**REQUIRED ACTION**. Each entry must be duplicated precisely, with nothing left out.
===
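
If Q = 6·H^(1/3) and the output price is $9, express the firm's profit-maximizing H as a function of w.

H(w) = (18/w)^(3/2)

MP_H = (1/3)·6·H^(-2/3) = 2·H^(-2/3).
Setting P·MP_H = w: 18·H^(-2/3) = w.
Solving for H: H^(-2/3) = w/18, so H = (18/w)^(3/2).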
===
**THE COMPLETED TASK**.
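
If Q = 6·H^(1/3) and the output price is $9, express the firm's profit-maximizing H as a function of w.

H(w) = (18/w)^(3/2)

MP_H = (1/3)·6·H^(-2/3) = 2·H^(-2/3).
Setting P·MP_H = w: 18·H^(-2/3) = w.
Solving for H: H^(-2/3) = w/18, so H = (18/w)^(3/2).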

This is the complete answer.